### Your task
Report, as a number alone, how many lines below contain the string "using".

Collected data entries:
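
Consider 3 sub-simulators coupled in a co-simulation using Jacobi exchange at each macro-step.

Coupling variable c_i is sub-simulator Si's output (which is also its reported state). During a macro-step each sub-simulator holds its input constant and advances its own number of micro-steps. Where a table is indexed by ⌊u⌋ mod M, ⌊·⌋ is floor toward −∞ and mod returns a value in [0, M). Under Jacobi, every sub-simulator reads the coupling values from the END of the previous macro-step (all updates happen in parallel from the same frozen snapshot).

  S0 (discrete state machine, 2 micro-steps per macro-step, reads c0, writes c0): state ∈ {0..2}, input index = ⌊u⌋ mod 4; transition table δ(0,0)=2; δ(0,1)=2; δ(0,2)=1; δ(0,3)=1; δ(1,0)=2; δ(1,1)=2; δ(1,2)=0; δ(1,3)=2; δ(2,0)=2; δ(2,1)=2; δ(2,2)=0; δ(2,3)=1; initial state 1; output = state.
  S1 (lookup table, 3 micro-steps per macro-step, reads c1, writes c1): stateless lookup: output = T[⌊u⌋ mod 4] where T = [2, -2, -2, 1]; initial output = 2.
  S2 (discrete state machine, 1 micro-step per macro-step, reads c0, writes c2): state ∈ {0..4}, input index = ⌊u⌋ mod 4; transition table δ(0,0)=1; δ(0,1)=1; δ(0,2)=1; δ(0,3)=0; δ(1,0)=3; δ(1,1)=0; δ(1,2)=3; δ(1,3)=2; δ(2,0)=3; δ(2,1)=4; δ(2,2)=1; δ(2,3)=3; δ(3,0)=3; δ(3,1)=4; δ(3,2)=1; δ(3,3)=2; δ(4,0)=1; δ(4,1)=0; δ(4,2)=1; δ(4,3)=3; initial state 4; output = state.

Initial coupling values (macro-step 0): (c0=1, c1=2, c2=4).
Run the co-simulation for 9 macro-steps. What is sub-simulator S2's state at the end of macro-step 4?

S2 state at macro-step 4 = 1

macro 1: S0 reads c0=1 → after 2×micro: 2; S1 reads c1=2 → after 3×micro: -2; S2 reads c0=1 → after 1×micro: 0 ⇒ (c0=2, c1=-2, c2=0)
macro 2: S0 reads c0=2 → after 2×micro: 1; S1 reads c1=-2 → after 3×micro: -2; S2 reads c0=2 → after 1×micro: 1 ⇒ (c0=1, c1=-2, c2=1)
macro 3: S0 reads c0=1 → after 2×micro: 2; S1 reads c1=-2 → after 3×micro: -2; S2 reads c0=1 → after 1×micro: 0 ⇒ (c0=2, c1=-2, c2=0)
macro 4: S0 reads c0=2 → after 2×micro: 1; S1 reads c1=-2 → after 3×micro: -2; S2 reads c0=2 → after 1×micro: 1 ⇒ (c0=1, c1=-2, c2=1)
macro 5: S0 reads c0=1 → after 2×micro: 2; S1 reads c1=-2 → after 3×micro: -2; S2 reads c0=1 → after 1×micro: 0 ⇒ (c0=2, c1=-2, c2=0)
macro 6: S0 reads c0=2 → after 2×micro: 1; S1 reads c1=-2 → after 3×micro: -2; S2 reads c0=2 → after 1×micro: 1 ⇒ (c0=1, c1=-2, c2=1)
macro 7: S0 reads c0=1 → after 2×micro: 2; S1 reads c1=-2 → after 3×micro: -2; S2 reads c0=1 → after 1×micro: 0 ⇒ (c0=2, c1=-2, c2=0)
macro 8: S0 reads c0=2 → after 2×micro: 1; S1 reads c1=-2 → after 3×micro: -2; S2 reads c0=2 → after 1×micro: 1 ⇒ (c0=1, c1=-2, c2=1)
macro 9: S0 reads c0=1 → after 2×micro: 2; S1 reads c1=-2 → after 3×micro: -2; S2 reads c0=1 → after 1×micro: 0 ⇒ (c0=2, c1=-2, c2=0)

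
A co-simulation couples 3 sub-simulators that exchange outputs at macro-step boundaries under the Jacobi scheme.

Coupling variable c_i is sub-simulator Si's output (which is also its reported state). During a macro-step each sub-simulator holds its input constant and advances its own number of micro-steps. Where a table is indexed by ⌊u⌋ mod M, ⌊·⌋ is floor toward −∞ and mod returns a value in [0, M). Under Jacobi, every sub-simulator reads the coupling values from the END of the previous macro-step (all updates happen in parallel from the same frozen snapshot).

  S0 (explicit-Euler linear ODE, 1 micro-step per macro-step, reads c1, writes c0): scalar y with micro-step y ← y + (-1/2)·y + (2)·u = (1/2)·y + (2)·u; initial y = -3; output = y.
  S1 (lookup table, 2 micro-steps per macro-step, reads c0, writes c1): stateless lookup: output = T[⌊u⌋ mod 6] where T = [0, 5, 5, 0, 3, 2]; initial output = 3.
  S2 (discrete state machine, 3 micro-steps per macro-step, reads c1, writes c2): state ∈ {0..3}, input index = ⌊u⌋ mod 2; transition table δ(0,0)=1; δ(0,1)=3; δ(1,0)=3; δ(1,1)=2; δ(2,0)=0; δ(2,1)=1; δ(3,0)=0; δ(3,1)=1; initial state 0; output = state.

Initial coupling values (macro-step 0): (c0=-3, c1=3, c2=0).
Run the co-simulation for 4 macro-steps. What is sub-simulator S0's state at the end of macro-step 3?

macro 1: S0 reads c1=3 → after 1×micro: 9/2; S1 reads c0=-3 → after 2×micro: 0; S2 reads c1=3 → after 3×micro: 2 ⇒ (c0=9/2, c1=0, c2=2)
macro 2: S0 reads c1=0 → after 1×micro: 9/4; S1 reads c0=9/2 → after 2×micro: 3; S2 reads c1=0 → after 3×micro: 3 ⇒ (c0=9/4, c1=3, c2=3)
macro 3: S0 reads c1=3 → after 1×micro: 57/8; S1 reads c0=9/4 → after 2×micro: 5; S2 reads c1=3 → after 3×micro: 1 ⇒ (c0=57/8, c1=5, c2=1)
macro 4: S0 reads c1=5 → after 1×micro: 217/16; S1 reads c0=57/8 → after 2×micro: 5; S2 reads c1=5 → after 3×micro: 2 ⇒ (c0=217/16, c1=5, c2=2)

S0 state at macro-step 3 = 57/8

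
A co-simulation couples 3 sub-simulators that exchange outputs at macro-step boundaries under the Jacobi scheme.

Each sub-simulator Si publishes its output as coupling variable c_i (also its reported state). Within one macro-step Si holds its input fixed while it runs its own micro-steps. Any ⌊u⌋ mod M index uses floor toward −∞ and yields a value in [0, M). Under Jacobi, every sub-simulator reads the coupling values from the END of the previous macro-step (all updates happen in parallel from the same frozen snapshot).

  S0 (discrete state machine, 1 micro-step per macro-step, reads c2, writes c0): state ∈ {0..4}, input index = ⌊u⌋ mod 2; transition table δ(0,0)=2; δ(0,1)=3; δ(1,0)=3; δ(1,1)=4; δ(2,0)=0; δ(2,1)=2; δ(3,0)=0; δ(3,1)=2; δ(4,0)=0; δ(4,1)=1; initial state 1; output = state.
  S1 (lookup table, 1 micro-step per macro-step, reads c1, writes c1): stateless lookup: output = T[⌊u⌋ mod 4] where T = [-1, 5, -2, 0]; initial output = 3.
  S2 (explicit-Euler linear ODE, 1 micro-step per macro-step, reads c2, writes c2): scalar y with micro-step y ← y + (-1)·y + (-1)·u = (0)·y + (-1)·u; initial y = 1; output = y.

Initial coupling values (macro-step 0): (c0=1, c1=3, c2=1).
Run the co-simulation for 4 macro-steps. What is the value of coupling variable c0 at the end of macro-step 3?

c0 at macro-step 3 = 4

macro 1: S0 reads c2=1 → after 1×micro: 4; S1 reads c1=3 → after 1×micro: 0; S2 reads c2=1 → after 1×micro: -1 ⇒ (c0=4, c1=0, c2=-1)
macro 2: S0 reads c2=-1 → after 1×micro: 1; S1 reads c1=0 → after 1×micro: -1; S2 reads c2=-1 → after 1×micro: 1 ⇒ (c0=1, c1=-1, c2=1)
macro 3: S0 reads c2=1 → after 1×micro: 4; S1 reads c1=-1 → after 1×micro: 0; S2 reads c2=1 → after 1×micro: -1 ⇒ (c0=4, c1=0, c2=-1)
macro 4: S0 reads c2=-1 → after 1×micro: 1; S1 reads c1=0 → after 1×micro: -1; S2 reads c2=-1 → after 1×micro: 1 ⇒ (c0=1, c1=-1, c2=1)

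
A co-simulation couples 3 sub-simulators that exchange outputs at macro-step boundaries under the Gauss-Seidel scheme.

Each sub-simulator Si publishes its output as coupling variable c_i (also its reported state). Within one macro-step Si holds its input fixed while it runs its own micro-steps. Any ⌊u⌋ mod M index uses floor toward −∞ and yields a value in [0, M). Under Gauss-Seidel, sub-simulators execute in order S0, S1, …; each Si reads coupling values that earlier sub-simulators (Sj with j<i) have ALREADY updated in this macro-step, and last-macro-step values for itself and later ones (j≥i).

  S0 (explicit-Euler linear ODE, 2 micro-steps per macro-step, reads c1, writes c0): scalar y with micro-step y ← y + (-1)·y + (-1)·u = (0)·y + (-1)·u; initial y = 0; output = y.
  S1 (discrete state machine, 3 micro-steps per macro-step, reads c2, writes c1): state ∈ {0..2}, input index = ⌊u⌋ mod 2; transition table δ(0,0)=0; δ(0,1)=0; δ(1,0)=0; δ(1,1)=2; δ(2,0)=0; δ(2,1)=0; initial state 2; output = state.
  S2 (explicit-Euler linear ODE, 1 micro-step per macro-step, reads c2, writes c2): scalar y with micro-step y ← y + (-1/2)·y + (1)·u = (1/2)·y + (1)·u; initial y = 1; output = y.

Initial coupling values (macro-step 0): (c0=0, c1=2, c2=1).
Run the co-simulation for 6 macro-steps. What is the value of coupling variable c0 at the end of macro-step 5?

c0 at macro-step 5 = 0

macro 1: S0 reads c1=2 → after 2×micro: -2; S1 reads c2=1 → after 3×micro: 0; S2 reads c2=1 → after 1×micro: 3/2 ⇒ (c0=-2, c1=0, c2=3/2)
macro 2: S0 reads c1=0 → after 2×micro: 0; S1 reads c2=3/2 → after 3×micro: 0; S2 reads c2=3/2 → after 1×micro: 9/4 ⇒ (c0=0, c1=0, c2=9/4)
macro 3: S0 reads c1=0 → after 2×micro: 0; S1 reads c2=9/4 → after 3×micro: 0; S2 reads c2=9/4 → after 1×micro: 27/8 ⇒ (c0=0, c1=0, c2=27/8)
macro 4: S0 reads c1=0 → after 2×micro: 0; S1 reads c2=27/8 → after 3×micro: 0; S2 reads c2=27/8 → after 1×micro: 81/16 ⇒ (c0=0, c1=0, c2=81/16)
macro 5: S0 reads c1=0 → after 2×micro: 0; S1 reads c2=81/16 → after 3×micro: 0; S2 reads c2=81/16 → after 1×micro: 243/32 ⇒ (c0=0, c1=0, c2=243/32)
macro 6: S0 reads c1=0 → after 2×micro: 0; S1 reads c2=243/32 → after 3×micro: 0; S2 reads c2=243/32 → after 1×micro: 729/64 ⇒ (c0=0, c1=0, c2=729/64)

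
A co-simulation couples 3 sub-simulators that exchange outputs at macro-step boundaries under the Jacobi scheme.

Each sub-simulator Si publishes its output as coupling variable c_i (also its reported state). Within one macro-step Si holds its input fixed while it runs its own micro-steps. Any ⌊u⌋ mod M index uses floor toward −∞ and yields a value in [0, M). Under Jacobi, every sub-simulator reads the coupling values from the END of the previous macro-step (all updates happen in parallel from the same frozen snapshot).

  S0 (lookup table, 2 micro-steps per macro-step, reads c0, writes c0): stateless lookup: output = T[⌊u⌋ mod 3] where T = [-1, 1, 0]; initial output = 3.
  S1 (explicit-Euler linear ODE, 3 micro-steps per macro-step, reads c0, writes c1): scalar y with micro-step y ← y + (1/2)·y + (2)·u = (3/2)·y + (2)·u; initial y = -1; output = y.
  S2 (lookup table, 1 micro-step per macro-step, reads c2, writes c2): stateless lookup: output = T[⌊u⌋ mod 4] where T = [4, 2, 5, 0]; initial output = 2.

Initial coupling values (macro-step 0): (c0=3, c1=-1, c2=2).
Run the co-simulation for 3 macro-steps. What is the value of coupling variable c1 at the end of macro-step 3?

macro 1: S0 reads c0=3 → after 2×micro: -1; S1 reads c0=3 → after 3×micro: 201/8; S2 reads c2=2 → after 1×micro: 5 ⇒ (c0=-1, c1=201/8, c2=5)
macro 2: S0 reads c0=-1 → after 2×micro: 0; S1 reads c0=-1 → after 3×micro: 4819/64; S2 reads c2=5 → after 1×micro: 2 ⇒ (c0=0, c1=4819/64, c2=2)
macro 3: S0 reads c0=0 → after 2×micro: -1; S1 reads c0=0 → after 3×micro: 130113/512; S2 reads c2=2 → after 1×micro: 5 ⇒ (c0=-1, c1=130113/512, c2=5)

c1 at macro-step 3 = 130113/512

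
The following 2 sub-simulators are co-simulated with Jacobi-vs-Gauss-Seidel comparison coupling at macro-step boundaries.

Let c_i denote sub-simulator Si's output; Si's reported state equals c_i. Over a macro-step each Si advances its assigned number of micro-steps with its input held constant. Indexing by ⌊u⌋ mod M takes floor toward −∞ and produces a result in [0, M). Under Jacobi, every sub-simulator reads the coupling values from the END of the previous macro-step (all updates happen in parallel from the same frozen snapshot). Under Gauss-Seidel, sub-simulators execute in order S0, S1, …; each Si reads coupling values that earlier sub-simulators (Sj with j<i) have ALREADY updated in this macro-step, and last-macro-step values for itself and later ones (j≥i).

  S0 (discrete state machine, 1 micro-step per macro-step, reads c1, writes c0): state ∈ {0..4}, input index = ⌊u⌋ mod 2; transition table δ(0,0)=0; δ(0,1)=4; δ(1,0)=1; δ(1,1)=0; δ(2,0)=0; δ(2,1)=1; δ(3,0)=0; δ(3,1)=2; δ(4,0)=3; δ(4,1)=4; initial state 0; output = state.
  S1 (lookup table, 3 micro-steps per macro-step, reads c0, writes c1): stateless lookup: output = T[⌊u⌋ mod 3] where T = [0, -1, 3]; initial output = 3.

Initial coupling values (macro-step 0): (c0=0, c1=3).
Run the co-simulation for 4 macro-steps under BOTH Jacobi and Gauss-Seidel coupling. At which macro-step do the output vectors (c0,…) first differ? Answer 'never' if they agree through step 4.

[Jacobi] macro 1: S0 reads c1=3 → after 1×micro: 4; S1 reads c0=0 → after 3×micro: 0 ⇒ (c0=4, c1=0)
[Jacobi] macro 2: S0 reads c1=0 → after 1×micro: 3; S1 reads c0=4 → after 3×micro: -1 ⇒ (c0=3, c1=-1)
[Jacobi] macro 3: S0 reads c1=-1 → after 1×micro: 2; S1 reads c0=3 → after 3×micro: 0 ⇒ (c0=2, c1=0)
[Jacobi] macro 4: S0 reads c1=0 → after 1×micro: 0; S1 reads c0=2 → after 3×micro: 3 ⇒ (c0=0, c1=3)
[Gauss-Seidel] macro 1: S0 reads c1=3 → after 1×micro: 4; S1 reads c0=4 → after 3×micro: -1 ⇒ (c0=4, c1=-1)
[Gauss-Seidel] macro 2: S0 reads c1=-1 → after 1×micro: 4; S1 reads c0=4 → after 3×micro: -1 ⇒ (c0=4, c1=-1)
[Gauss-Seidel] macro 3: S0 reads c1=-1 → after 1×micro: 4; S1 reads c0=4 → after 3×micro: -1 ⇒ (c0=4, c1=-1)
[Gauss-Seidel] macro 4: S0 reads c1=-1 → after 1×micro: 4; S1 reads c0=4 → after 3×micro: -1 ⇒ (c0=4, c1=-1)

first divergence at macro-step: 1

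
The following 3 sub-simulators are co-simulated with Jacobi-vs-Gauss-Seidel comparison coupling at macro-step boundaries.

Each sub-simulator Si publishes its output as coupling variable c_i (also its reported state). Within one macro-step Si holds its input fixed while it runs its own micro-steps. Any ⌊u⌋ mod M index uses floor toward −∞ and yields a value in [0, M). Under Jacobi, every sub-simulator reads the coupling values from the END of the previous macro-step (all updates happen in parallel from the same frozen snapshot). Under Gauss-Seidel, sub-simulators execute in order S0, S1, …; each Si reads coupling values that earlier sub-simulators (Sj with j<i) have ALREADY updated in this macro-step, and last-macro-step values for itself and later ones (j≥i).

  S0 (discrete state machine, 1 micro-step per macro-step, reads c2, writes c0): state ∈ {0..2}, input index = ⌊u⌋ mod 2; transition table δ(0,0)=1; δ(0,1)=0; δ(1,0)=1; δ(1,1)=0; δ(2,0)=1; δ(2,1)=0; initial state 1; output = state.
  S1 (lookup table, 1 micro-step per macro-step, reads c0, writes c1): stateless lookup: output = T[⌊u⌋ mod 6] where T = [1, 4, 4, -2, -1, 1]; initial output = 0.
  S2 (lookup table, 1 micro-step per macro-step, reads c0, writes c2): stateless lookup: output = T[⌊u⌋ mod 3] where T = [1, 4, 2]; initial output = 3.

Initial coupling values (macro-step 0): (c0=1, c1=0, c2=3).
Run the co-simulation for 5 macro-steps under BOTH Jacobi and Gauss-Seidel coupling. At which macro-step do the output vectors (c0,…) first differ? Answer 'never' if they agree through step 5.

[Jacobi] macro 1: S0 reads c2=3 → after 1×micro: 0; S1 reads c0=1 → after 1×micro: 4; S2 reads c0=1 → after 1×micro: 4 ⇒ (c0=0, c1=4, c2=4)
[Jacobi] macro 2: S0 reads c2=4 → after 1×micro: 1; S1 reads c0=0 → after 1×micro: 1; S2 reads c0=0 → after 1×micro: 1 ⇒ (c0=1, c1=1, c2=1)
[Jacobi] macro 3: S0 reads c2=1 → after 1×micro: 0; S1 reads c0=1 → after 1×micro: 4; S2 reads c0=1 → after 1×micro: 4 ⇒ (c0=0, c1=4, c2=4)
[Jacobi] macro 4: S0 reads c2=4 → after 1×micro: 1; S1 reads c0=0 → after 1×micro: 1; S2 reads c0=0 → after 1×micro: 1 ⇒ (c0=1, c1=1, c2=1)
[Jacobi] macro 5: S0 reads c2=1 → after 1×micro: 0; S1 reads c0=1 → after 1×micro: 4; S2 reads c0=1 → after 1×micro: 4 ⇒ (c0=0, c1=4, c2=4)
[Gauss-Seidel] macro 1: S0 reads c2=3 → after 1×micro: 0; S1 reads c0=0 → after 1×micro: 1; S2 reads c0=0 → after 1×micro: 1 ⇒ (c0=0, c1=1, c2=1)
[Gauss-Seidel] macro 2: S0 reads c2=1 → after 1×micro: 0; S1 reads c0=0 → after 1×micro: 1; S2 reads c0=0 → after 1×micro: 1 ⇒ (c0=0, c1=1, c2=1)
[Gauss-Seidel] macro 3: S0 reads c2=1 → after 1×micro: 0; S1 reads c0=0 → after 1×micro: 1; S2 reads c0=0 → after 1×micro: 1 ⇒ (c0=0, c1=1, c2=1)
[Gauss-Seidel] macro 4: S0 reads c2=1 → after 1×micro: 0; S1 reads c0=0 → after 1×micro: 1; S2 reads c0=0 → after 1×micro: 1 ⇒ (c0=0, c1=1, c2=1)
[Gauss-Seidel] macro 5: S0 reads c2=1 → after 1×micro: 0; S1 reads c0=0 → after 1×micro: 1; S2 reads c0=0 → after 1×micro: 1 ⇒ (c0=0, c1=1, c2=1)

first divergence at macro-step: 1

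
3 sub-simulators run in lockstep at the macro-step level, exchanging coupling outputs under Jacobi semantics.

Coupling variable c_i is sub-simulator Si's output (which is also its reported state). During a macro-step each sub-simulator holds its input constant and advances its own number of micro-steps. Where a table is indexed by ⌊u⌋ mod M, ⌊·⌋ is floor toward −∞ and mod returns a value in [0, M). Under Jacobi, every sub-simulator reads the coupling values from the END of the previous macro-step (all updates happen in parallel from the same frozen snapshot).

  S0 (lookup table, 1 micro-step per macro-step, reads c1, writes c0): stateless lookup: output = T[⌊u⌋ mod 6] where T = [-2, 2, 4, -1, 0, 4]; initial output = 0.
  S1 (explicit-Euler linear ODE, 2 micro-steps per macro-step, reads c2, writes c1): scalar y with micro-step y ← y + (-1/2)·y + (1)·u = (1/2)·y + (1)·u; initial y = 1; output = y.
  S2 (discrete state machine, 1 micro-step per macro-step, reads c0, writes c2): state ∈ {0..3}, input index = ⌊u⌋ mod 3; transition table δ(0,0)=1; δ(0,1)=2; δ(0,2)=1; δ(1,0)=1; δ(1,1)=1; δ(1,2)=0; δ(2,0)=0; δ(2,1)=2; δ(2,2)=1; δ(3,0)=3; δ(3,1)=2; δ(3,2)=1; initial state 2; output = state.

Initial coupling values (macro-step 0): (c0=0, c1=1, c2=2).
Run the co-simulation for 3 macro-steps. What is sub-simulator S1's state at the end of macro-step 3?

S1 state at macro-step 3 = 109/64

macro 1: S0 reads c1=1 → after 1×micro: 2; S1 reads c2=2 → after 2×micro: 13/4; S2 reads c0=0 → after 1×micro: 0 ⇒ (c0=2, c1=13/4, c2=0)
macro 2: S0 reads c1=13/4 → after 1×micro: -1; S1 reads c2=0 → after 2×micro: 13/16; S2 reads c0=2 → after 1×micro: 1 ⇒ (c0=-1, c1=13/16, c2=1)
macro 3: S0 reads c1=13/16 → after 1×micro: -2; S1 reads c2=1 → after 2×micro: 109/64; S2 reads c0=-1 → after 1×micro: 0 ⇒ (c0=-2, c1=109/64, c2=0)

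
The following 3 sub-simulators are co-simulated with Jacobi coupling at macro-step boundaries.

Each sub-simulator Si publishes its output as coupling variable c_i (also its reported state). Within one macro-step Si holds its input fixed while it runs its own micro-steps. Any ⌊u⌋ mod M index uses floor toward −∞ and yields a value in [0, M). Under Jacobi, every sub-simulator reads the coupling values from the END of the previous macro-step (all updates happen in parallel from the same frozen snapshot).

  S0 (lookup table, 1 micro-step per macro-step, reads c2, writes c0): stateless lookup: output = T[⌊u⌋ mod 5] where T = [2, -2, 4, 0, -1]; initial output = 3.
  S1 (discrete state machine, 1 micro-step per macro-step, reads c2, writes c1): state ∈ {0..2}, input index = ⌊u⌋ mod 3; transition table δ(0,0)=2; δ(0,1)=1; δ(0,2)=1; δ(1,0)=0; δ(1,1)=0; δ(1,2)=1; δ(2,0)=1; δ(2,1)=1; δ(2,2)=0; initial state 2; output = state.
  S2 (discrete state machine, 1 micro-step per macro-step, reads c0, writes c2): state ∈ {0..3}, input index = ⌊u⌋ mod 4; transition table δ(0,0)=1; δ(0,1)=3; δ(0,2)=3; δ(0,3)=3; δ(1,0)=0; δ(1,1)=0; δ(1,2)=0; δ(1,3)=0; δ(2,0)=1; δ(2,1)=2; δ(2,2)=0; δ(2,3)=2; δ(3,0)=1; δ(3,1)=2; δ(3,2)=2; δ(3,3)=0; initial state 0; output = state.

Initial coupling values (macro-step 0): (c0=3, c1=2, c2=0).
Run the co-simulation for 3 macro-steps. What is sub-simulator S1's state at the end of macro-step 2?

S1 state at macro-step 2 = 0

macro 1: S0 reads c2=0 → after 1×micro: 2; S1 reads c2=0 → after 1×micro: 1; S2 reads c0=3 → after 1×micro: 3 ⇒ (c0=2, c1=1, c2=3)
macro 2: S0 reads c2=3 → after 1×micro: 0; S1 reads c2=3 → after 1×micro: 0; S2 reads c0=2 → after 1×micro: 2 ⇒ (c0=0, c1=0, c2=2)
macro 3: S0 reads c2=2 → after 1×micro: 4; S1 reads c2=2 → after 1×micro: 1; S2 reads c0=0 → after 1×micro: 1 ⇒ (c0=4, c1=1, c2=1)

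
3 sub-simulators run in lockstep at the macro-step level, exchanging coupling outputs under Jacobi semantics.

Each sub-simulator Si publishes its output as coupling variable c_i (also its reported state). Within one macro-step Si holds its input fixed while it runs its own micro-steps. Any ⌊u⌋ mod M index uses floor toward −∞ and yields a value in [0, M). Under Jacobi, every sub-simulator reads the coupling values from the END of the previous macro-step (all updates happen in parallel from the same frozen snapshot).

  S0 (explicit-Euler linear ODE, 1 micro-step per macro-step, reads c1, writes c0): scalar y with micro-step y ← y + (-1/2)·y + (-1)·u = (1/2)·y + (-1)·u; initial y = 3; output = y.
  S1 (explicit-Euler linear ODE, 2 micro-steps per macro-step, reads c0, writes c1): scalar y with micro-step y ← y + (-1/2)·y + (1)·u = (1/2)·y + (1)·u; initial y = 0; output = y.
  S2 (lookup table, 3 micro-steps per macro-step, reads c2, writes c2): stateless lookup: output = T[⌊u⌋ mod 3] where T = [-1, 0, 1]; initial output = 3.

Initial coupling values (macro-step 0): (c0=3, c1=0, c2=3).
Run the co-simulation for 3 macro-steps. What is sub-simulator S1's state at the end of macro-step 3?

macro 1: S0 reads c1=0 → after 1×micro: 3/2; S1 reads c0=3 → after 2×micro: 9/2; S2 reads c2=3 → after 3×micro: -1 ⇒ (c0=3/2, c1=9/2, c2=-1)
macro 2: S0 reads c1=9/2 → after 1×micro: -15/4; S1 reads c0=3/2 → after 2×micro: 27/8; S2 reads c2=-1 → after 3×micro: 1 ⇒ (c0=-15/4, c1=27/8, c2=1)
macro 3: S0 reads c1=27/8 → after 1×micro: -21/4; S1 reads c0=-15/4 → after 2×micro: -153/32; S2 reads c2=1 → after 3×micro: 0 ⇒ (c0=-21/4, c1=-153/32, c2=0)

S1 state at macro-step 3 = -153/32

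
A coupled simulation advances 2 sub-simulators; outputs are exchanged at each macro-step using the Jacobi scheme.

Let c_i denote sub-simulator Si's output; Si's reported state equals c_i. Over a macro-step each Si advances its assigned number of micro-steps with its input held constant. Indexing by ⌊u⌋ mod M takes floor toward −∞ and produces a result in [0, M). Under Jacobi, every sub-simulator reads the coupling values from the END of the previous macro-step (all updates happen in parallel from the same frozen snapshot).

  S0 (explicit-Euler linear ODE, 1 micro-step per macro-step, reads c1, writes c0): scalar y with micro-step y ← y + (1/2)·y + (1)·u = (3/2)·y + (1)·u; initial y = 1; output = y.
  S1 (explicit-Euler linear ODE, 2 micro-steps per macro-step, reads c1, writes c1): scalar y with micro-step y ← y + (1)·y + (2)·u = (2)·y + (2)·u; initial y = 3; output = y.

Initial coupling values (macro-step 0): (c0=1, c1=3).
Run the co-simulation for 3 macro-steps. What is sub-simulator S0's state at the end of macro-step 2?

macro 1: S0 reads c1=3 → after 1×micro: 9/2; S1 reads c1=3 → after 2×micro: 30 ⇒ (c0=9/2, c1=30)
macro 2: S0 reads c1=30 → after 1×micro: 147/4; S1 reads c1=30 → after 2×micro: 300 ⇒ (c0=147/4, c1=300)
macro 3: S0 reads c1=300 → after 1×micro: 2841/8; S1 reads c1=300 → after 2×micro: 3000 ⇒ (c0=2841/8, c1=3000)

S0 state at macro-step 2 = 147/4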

### Task response
2